◆ Your assignment ◆
Look below for the line holding "00 to F9: 13" and the line holding "from U2: 00 21, B1 8, A1 4, S9 14, T5 12". Transcribe exactly those lines and all lines between them, nothing more.

[Saved data entries]
------------

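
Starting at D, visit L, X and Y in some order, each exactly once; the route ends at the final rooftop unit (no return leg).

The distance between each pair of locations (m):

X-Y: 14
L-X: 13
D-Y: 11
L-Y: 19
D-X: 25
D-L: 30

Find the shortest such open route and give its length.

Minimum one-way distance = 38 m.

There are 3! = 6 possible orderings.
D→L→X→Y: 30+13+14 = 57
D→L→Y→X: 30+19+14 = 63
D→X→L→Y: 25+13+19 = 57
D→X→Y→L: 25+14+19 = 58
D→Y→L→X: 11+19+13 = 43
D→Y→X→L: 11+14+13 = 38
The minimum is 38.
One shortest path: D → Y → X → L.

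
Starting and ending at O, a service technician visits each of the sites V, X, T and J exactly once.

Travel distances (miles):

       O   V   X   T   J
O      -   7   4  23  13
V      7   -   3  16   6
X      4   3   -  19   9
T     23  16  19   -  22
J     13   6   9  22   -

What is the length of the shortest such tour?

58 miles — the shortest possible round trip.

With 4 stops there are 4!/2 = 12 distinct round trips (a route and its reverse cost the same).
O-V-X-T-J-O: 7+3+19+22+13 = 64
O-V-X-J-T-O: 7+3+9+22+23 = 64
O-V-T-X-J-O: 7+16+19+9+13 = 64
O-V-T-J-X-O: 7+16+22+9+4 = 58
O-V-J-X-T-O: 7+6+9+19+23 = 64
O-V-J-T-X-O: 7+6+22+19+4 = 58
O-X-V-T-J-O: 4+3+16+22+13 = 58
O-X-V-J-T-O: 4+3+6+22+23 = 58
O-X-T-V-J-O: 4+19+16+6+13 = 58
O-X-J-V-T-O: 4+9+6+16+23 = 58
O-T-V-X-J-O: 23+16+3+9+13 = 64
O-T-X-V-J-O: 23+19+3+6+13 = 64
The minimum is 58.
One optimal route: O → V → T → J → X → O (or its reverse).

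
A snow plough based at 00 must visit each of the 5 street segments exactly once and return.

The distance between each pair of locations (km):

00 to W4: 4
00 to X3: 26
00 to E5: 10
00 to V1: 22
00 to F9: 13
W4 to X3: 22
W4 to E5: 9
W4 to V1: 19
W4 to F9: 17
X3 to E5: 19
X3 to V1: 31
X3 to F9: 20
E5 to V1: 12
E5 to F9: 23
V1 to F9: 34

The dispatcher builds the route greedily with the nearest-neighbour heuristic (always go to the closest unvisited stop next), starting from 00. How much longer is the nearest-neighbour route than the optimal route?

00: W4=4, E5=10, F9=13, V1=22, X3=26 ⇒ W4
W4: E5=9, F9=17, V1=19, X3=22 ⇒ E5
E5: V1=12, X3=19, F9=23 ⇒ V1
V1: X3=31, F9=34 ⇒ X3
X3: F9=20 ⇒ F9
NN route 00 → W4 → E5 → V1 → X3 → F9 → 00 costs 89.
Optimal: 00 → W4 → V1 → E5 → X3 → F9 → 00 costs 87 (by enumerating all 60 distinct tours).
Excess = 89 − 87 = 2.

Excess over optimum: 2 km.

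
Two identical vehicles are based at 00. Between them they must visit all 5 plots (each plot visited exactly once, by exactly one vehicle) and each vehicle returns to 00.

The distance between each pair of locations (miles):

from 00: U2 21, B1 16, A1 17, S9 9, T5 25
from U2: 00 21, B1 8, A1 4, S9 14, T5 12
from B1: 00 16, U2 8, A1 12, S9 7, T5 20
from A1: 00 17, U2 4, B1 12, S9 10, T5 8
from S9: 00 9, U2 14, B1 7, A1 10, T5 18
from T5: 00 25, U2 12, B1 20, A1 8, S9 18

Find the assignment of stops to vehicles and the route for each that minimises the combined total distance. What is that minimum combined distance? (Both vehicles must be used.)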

------------

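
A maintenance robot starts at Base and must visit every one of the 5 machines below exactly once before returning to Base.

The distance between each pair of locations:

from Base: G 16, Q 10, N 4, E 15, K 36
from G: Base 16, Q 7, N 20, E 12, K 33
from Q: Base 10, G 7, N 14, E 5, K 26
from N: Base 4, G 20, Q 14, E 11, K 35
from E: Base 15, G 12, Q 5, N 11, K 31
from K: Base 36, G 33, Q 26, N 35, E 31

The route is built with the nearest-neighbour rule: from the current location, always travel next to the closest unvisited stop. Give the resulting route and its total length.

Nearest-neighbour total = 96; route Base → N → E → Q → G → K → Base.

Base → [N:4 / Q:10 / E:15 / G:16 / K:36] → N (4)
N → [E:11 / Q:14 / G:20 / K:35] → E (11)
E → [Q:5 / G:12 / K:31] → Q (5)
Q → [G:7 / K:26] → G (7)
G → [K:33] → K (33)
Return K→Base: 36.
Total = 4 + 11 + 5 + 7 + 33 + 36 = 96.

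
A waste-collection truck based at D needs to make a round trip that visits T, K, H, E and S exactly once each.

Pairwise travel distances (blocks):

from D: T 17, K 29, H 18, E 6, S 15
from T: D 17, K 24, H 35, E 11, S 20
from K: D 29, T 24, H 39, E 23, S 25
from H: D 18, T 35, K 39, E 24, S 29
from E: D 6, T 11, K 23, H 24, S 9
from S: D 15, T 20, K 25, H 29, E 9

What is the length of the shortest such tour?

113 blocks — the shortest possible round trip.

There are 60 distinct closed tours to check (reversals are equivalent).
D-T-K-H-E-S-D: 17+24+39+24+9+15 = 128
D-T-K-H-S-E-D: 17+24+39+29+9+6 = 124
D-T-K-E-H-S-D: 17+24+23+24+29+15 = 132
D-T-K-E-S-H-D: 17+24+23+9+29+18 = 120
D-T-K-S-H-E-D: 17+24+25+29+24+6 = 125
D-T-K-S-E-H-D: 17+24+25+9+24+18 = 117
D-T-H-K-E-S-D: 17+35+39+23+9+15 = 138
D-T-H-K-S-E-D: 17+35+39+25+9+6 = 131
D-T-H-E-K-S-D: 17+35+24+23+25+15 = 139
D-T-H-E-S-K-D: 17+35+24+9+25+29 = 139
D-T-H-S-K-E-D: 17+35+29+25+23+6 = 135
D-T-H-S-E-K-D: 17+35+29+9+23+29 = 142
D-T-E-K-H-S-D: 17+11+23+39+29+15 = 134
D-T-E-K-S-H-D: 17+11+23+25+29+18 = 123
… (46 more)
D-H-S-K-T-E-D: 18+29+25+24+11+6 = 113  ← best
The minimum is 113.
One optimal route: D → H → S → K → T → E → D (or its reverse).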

------------

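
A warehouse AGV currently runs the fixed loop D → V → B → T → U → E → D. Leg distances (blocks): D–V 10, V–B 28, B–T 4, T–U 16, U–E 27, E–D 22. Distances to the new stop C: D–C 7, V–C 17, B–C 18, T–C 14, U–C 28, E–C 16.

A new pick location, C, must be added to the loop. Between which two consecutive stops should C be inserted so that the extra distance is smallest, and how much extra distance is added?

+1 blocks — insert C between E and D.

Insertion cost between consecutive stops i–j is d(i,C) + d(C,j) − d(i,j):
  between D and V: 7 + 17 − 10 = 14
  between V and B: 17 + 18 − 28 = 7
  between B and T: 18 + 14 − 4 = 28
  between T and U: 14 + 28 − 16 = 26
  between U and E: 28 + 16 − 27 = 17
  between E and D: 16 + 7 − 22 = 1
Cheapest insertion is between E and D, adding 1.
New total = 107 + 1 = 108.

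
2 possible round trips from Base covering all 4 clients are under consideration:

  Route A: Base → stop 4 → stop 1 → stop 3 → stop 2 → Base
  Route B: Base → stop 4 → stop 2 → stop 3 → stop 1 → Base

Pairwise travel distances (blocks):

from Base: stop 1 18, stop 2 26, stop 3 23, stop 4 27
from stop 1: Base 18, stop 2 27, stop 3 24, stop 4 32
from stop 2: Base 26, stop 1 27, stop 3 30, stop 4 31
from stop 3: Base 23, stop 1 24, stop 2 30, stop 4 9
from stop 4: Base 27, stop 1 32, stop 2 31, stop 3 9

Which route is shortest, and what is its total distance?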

------------

◆ Reply to the exercise ◆
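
00 to F9: 13
W4 to X3: 22
W4 to E5: 9
W4 to V1: 19
W4 to F9: 17
X3 to E5: 19
X3 to V1: 31
X3 to F9: 20
E5 to V1: 12
E5 to F9: 23
V1 to F9: 34

The dispatcher builds the route greedily with the nearest-neighbour heuristic (always go to the closest unvisited stop next), starting from 00. How much longer is the nearest-neighbour route than the optimal route?

00: W4=4, E5=10, F9=13, V1=22, X3=26 ⇒ W4
W4: E5=9, F9=17, V1=19, X3=22 ⇒ E5
E5: V1=12, X3=19, F9=23 ⇒ V1
V1: X3=31, F9=34 ⇒ X3
X3: F9=20 ⇒ F9
NN route 00 → W4 → E5 → V1 → X3 → F9 → 00 costs 89.
Optimal: 00 → W4 → V1 → E5 → X3 → F9 → 00 costs 87 (by enumerating all 60 distinct tours).
Excess = 89 − 87 = 2.

Excess over optimum: 2 km.

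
Two identical vehicles are based at 00. Between them they must visit all 5 plots (each plot visited exactly once, by exactly one vehicle) and each vehicle returns to 00.

The distance between each pair of locations (miles):

from 00: U2 21, B1 16, A1 17, S9 9, T5 25
from U2: 00 21, B1 8, A1 4, S9 14, T5 12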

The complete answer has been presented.